**WHAT TO PRODUCE:**
Your reply must be the number of lines in the entries that hold the word "payoff", and nothing else.

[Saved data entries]
============
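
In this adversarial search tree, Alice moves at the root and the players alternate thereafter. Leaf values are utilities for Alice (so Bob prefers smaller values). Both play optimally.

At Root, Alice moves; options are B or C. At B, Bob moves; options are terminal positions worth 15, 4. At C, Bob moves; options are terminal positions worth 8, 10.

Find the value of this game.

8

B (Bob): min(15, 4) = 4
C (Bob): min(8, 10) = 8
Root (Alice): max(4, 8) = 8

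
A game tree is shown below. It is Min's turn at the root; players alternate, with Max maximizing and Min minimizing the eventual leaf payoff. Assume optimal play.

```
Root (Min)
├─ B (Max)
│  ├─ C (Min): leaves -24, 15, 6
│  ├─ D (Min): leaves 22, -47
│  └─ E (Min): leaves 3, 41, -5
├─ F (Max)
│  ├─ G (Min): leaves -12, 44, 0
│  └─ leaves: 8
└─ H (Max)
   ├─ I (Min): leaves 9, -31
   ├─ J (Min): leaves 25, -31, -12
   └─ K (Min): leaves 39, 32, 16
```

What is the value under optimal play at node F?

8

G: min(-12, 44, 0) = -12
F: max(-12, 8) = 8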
============
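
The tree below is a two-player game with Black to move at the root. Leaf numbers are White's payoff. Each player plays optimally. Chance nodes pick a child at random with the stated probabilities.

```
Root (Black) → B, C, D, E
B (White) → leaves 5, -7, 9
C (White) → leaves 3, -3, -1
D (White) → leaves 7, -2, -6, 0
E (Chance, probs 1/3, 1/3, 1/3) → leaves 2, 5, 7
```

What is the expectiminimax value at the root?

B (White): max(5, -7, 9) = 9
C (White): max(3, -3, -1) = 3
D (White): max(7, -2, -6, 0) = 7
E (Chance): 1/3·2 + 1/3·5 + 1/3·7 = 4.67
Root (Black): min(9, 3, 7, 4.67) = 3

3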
============
**OUTPUT:**
2